======== RECORD SET ========

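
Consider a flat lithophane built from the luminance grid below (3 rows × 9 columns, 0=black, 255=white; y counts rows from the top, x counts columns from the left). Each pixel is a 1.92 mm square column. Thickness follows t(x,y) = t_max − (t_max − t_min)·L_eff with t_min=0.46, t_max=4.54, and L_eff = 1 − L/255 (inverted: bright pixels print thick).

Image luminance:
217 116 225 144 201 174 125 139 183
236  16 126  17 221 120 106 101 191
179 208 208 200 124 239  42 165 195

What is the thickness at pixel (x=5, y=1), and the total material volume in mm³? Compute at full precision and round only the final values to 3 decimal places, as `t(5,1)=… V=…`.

span = t_max - t_min = 4.54 - 0.46 = 4.080
L(5,1) = 120, L_eff = 1 - 120/255 = 0.529412 (inverted)
t(5,1) = 4.54 - 4.080·0.529412 = 2.380
Σt over all 3·9 pixels = 79.908
V = pitch²·Σt = 1.92²·79.908 = 294.573

t(5,1)=2.380 V=294.573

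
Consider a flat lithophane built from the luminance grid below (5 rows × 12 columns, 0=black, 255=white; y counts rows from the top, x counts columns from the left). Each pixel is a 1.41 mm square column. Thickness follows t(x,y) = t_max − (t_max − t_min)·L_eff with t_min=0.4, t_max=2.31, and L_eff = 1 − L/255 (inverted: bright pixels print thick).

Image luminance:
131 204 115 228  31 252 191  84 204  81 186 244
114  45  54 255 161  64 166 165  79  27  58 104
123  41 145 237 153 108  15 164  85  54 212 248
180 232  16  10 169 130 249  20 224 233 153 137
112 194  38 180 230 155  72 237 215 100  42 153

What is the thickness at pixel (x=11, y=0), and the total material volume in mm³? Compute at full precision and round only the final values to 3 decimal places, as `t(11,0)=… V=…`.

span = t_max - t_min = 2.31 - 0.4 = 1.910
L(11,0) = 244, L_eff = 1 - 244/255 = 0.043137 (inverted)
t(11,0) = 2.31 - 1.910·0.043137 = 2.228
Σt over all 5·12 pixels = 2199019/25500 ≈ 86.2360392
V = pitch²·Σt = 1.41²·2199019/25500 = 171.446

t(11,0)=2.228 V=171.446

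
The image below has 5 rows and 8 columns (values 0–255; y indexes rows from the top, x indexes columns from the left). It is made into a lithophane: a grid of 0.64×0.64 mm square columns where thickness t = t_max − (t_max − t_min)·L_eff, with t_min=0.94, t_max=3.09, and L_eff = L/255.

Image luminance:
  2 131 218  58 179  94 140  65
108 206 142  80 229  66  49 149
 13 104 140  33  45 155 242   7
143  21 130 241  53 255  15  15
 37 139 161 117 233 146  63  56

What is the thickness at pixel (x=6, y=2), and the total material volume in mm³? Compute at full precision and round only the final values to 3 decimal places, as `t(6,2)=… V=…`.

span = t_max - t_min = 3.09 - 0.94 = 2.150
L(6,2) = 242, L_eff = 242/255 = 0.949020
t(6,2) = 3.09 - 2.150·0.949020 = 1.050
Σt over all 5·8 pixels = 21886/255 ≈ 85.8274510
V = pitch²·Σt = 0.64²·21886/255 = 35.155

t(6,2)=1.050 V=35.155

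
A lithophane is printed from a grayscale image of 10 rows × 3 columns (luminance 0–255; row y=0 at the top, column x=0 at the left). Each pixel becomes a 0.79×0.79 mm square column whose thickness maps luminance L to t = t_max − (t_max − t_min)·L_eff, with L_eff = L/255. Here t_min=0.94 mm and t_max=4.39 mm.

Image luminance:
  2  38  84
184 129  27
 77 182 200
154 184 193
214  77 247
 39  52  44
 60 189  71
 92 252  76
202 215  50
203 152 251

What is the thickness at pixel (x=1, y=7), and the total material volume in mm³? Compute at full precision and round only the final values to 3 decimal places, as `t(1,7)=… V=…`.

t(1,7)=0.981 V=48.926

span = t_max - t_min = 4.39 - 0.94 = 3.450
L(1,7) = 252, L_eff = 252/255 = 0.988235
t(1,7) = 4.39 - 3.450·0.988235 = 0.981
Σt over all 10·3 pixels = 13327/170 ≈ 78.3941176
V = pitch²·Σt = 0.79²·13327/170 = 48.926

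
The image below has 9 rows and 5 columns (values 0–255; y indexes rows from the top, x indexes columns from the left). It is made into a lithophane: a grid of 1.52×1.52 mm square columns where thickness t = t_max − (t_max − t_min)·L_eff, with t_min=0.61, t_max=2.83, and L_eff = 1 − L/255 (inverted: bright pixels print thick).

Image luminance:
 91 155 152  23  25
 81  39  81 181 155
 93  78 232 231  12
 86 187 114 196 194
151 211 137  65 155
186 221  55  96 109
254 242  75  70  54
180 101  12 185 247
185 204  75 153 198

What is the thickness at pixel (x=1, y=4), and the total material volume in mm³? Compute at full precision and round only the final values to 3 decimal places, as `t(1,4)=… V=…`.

span = t_max - t_min = 2.83 - 0.61 = 2.220
L(1,4) = 211, L_eff = 1 - 211/255 = 0.172549 (inverted)
t(1,4) = 2.83 - 2.220·0.172549 = 2.447
Σt over all 9·5 pixels = 679323/8500 ≈ 79.9203529
V = pitch²·Σt = 1.52²·679323/8500 = 184.648

t(1,4)=2.447 V=184.648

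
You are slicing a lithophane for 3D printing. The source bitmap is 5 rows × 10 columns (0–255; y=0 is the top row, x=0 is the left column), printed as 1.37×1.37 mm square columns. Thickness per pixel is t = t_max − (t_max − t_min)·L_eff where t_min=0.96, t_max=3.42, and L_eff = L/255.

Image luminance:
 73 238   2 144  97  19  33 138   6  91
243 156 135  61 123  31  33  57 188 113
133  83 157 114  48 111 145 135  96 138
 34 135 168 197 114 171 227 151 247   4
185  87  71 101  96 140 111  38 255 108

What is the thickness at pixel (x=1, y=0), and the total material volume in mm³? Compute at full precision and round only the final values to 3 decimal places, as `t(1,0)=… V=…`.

t(1,0)=1.124 V=216.276

span = t_max - t_min = 3.42 - 0.96 = 2.460
L(1,0) = 238, L_eff = 238/255 = 0.933333
t(1,0) = 3.42 - 2.460·0.933333 = 1.124
Σt over all 5·10 pixels = 489729/4250 ≈ 115.2303529
V = pitch²·Σt = 1.37²·489729/4250 = 216.276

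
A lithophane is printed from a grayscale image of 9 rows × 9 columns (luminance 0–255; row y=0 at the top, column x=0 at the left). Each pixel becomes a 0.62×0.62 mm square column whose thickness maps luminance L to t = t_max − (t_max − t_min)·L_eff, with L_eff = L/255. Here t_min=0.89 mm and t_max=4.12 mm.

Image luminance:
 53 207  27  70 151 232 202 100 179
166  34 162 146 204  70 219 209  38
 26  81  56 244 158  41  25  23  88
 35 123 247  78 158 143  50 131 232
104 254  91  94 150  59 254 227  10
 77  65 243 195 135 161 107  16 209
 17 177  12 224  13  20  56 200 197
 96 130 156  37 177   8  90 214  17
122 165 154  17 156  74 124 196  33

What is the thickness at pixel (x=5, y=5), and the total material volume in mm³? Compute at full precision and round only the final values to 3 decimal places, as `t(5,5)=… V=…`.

t(5,5)=2.081 V=80.852

span = t_max - t_min = 4.12 - 0.89 = 3.230
L(5,5) = 161, L_eff = 161/255 = 0.631373
t(5,5) = 4.12 - 3.230·0.631373 = 2.081
Σt over all 9·9 pixels = 210.334
V = pitch²·Σt = 0.62²·210.334 = 80.852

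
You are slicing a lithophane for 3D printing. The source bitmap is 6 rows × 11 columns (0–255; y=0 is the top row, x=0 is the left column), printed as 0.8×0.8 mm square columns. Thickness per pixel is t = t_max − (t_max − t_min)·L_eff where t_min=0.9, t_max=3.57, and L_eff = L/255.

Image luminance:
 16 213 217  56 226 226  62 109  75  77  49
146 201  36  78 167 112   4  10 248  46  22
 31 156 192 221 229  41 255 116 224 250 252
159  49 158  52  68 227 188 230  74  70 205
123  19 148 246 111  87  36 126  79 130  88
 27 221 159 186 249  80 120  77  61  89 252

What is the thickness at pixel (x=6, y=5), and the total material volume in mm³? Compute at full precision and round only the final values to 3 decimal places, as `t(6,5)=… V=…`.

t(6,5)=2.314 V=93.455

span = t_max - t_min = 3.57 - 0.9 = 2.670
L(6,5) = 120, L_eff = 120/255 = 0.470588
t(6,5) = 3.57 - 2.670·0.470588 = 2.314
Σt over all 6·11 pixels = 1241197/8500 ≈ 146.0231765
V = pitch²·Σt = 0.8²·1241197/8500 = 93.455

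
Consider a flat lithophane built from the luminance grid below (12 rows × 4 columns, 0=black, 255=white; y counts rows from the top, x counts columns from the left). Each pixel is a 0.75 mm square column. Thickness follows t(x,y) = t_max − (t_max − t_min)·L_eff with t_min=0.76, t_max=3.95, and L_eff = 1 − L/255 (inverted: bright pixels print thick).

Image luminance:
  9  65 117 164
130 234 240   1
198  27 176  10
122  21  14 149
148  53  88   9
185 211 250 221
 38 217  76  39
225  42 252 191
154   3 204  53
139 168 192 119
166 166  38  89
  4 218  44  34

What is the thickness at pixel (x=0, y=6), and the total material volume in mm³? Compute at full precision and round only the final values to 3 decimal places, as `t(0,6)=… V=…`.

t(0,6)=1.235 V=60.721

span = t_max - t_min = 3.95 - 0.76 = 3.190
L(0,6) = 38, L_eff = 1 - 38/255 = 0.850980 (inverted)
t(0,6) = 3.95 - 3.190·0.850980 = 1.235
Σt over all 12·4 pixels = 2752687/25500 ≈ 107.9485098
V = pitch²·Σt = 0.75²·2752687/25500 = 60.721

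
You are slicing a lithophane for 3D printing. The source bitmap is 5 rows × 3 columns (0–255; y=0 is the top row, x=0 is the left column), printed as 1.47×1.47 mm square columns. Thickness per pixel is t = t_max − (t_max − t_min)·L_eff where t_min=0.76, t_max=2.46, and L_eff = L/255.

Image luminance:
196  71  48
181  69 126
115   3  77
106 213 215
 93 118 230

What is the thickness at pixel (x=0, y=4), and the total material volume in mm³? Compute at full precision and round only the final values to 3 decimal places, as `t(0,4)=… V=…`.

t(0,4)=1.840 V=52.928

span = t_max - t_min = 2.46 - 0.76 = 1.700
L(0,4) = 93, L_eff = 93/255 = 0.364706
t(0,4) = 2.46 - 1.700·0.364706 = 1.840
Σt over all 5·3 pixels = 1837/75 ≈ 24.4933333
V = pitch²·Σt = 1.47²·1837/75 = 52.928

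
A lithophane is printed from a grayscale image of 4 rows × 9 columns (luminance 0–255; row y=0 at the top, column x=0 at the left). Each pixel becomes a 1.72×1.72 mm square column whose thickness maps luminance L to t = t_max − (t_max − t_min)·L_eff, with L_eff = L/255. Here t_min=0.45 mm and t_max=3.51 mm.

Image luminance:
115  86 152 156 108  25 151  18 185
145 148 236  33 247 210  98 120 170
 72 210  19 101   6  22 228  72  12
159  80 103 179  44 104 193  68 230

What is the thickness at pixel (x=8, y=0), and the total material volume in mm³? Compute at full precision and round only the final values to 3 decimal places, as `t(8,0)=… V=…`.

span = t_max - t_min = 3.51 - 0.45 = 3.060
L(8,0) = 185, L_eff = 185/255 = 0.725490
t(8,0) = 3.51 - 3.060·0.725490 = 1.290
Σt over all 4·9 pixels = 74.7
V = pitch²·Σt = 1.72²·74.7 = 220.992

t(8,0)=1.290 V=220.992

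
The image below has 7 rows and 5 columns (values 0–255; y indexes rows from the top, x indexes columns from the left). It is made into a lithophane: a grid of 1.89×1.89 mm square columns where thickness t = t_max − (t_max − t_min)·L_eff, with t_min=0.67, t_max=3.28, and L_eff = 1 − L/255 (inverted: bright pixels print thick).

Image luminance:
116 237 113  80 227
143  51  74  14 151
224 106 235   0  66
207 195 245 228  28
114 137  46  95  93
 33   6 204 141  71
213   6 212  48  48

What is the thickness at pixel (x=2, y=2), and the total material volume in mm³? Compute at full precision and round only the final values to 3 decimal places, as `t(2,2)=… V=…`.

span = t_max - t_min = 3.28 - 0.67 = 2.610
L(2,2) = 235, L_eff = 1 - 235/255 = 0.078431 (inverted)
t(2,2) = 3.28 - 2.610·0.078431 = 3.075
Σt over all 7·5 pixels = 282667/4250 ≈ 66.5098824
V = pitch²·Σt = 1.89²·282667/4250 = 237.580

t(2,2)=3.075 V=237.580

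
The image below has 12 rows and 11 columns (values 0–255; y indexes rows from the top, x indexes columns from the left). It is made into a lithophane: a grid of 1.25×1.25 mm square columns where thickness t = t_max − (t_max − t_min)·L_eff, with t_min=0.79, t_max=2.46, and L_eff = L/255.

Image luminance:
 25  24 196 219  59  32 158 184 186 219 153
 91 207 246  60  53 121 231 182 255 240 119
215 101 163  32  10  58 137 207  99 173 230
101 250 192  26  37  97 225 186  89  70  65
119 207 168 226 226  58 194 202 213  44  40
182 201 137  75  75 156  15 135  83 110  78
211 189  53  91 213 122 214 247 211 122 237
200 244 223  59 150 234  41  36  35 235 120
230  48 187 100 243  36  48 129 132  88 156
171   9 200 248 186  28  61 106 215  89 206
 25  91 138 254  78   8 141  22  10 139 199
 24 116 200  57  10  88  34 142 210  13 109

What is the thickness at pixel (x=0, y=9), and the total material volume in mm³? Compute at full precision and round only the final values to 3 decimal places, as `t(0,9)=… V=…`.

span = t_max - t_min = 2.46 - 0.79 = 1.670
L(0,9) = 171, L_eff = 171/255 = 0.670588
t(0,9) = 2.46 - 1.670·0.670588 = 1.340
Σt over all 12·11 pixels = 893589/4250 ≈ 210.2562353
V = pitch²·Σt = 1.25²·893589/4250 = 328.525

t(0,9)=1.340 V=328.525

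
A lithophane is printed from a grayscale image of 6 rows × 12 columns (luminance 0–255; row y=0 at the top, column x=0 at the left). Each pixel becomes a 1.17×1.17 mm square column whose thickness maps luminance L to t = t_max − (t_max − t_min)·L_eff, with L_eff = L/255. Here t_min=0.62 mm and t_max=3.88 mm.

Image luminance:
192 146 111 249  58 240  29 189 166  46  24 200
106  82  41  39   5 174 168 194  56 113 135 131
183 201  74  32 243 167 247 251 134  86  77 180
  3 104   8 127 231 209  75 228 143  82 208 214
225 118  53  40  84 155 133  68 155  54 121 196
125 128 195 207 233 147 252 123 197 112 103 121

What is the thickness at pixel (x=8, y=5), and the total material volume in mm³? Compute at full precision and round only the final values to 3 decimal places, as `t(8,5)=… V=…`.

span = t_max - t_min = 3.88 - 0.62 = 3.260
L(8,5) = 197, L_eff = 197/255 = 0.772549
t(8,5) = 3.88 - 3.260·0.772549 = 1.361
Σt over all 6·12 pixels = 986621/6375 ≈ 154.7640784
V = pitch²·Σt = 1.17²·986621/6375 = 211.857

t(8,5)=1.361 V=211.857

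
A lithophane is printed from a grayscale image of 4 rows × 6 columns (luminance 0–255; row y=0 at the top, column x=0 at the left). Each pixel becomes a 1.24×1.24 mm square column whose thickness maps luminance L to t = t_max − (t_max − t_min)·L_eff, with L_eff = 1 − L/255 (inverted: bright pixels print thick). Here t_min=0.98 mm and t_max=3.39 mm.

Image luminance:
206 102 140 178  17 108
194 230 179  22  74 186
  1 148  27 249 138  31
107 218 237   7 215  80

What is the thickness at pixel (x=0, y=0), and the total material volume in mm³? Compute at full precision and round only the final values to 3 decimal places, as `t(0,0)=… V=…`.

span = t_max - t_min = 3.39 - 0.98 = 2.410
L(0,0) = 206, L_eff = 1 - 206/255 = 0.192157 (inverted)
t(0,0) = 3.39 - 2.410·0.192157 = 2.927
Σt over all 4·6 pixels = 39571/750 ≈ 52.7613333
V = pitch²·Σt = 1.24²·39571/750 = 81.126

t(0,0)=2.927 V=81.126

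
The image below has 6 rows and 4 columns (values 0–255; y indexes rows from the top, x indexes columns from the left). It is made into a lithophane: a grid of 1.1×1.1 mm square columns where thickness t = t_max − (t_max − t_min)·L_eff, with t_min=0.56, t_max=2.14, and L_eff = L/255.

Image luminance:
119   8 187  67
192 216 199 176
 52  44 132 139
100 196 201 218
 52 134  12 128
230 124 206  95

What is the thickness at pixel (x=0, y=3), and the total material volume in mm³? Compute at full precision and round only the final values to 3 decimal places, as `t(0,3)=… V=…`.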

========

**PROBLEM**
If a line in the material holds "follows", copy it.

**SOLUTION FOR THIS TASK**
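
Consider a flat lithophane built from the luminance grid below (3 rows × 9 columns, 0=black, 255=white; y counts rows from the top, x counts columns from the left). Each pixel is a 1.92 mm square column. Thickness follows t(x,y) = t_max − (t_max − t_min)·L_eff with t_min=0.46, t_max=4.54, and L_eff = 1 − L/255 (inverted: bright pixels print thick).
Consider a flat lithophane built from the luminance grid below (5 rows × 12 columns, 0=black, 255=white; y counts rows from the top, x counts columns from the left). Each pixel is a 1.41 mm square column. Thickness follows t(x,y) = t_max − (t_max − t_min)·L_eff with t_min=0.4, t_max=2.31, and L_eff = 1 − L/255 (inverted: bright pixels print thick).
Consider a flat lithophane built from the luminance grid below (12 rows × 4 columns, 0=black, 255=white; y counts rows from the top, x counts columns from the left). Each pixel is a 0.75 mm square column. Thickness follows t(x,y) = t_max − (t_max − t_min)·L_eff with t_min=0.76, t_max=3.95, and L_eff = 1 − L/255 (inverted: bright pixels print thick).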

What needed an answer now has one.